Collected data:
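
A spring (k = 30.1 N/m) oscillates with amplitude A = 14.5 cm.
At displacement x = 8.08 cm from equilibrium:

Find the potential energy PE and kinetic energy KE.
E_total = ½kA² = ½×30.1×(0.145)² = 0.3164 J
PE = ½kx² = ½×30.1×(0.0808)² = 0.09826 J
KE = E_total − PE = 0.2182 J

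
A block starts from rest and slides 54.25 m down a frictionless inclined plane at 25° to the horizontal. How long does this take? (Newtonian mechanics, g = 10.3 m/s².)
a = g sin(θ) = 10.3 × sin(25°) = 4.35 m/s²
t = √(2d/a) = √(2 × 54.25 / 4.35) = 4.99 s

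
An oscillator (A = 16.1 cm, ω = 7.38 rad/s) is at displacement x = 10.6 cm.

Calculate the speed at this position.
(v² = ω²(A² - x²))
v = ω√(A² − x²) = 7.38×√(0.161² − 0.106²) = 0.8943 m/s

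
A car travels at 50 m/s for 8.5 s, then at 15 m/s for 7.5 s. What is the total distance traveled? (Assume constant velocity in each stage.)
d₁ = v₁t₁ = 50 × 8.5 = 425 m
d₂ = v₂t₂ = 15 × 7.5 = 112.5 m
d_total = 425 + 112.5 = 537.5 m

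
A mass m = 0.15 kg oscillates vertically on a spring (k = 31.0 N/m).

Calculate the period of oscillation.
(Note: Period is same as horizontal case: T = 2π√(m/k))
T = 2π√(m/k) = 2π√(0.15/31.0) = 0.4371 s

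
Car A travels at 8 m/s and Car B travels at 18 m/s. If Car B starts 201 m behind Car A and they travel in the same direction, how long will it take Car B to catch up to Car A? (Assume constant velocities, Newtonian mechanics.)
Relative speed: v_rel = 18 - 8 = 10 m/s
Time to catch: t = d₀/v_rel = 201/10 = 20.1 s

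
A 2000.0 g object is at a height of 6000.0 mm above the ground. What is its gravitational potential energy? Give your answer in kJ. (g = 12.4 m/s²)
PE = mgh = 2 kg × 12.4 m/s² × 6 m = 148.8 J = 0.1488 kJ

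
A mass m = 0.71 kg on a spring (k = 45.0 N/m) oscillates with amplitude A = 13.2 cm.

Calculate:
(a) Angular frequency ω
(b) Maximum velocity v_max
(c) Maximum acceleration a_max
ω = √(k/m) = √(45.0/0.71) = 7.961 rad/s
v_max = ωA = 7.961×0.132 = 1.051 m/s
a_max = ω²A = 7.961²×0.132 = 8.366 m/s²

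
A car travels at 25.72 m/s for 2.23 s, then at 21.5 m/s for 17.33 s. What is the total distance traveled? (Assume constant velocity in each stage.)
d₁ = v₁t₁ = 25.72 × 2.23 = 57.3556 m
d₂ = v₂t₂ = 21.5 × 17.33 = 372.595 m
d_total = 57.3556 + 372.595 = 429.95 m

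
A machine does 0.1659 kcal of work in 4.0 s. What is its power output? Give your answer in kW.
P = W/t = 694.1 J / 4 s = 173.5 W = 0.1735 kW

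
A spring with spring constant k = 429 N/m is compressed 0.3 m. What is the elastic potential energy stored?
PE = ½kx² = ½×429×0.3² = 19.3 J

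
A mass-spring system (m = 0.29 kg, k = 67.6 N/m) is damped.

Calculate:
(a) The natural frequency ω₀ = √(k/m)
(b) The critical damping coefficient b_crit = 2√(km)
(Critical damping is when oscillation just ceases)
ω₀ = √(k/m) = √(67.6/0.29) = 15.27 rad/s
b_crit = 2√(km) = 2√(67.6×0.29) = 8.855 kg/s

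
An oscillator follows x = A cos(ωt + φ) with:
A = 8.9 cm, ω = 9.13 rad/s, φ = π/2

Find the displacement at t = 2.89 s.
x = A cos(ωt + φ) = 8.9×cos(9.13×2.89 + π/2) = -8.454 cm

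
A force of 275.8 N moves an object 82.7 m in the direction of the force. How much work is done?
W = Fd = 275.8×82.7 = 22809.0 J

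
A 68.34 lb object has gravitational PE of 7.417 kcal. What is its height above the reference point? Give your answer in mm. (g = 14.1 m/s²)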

Your assignment: Nothing but an exact transcription of the records is expected.

Answer to this problem:
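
A spring (k = 30.1 N/m) oscillates with amplitude A = 14.5 cm.
At displacement x = 8.08 cm from equilibrium:

Find the potential energy PE and kinetic energy KE.
E_total = ½kA² = ½×30.1×(0.145)² = 0.3164 J
PE = ½kx² = ½×30.1×(0.0808)² = 0.09826 J
KE = E_total − PE = 0.2182 J

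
A block starts from rest and slides 54.25 m down a frictionless inclined plane at 25° to the horizontal. How long does this take? (Newtonian mechanics, g = 10.3 m/s².)
a = g sin(θ) = 10.3 × sin(25°) = 4.35 m/s²
t = √(2d/a) = √(2 × 54.25 / 4.35) = 4.99 s

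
An oscillator (A = 16.1 cm, ω = 7.38 rad/s) is at displacement x = 10.6 cm.

Calculate the speed at this position.
(v² = ω²(A² - x²))
v = ω√(A² − x²) = 7.38×√(0.161² − 0.106²) = 0.8943 m/s

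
A car travels at 50 m/s for 8.5 s, then at 15 m/s for 7.5 s. What is the total distance traveled? (Assume constant velocity in each stage.)
d₁ = v₁t₁ = 50 × 8.5 = 425 m
d₂ = v₂t₂ = 15 × 7.5 = 112.5 m
d_total = 425 + 112.5 = 537.5 m

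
A mass m = 0.15 kg oscillates vertically on a spring (k = 31.0 N/m).

Calculate the period of oscillation.
(Note: Period is same as horizontal case: T = 2π√(m/k))
T = 2π√(m/k) = 2π√(0.15/31.0) = 0.4371 s

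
Car A travels at 8 m/s and Car B travels at 18 m/s. If Car B starts 201 m behind Car A and they travel in the same direction, how long will it take Car B to catch up to Car A? (Assume constant velocities, Newtonian mechanics.)
Relative speed: v_rel = 18 - 8 = 10 m/s
Time to catch: t = d₀/v_rel = 201/10 = 20.1 s

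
A 2000.0 g object is at a height of 6000.0 mm above the ground. What is its gravitational potential energy? Give your answer in kJ. (g = 12.4 m/s²)
PE = mgh = 2 kg × 12.4 m/s² × 6 m = 148.8 J = 0.1488 kJ

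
A mass m = 0.71 kg on a spring (k = 45.0 N/m) oscillates with amplitude A = 13.2 cm.

Calculate:
(a) Angular frequency ω
(b) Maximum velocity v_max
(c) Maximum acceleration a_max
ω = √(k/m) = √(45.0/0.71) = 7.961 rad/s
v_max = ωA = 7.961×0.132 = 1.051 m/s
a_max = ω²A = 7.961²×0.132 = 8.366 m/s²

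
A car travels at 25.72 m/s for 2.23 s, then at 21.5 m/s for 17.33 s. What is the total distance traveled? (Assume constant velocity in each stage.)
d₁ = v₁t₁ = 25.72 × 2.23 = 57.3556 m
d₂ = v₂t₂ = 21.5 × 17.33 = 372.595 m
d_total = 57.3556 + 372.595 = 429.95 m

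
A machine does 0.1659 kcal of work in 4.0 s. What is its power output? Give your answer in kW.
P = W/t = 694.1 J / 4 s = 173.5 W = 0.1735 kW

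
A spring with spring constant k = 429 N/m is compressed 0.3 m. What is the elastic potential energy stored?
PE = ½kx² = ½×429×0.3² = 19.3 J

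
A mass-spring system (m = 0.29 kg, k = 67.6 N/m) is damped.

Calculate:
(a) The natural frequency ω₀ = √(k/m)
(b) The critical damping coefficient b_crit = 2√(km)
(Critical damping is when oscillation just ceases)
ω₀ = √(k/m) = √(67.6/0.29) = 15.27 rad/s
b_crit = 2√(km) = 2√(67.6×0.29) = 8.855 kg/s

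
An oscillator follows x = A cos(ωt + φ) with:
A = 8.9 cm, ω = 9.13 rad/s, φ = π/2

Find the displacement at t = 2.89 s.
x = A cos(ωt + φ) = 8.9×cos(9.13×2.89 + π/2) = -8.454 cm

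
A force of 275.8 N moves an object 82.7 m in the direction of the force. How much work is done?
W = Fd = 275.8×82.7 = 22809.0 J

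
A 68.34 lb object has gravitational PE of 7.417 kcal. What is its height above the reference point? Give your answer in mm. (g = 14.1 m/s²)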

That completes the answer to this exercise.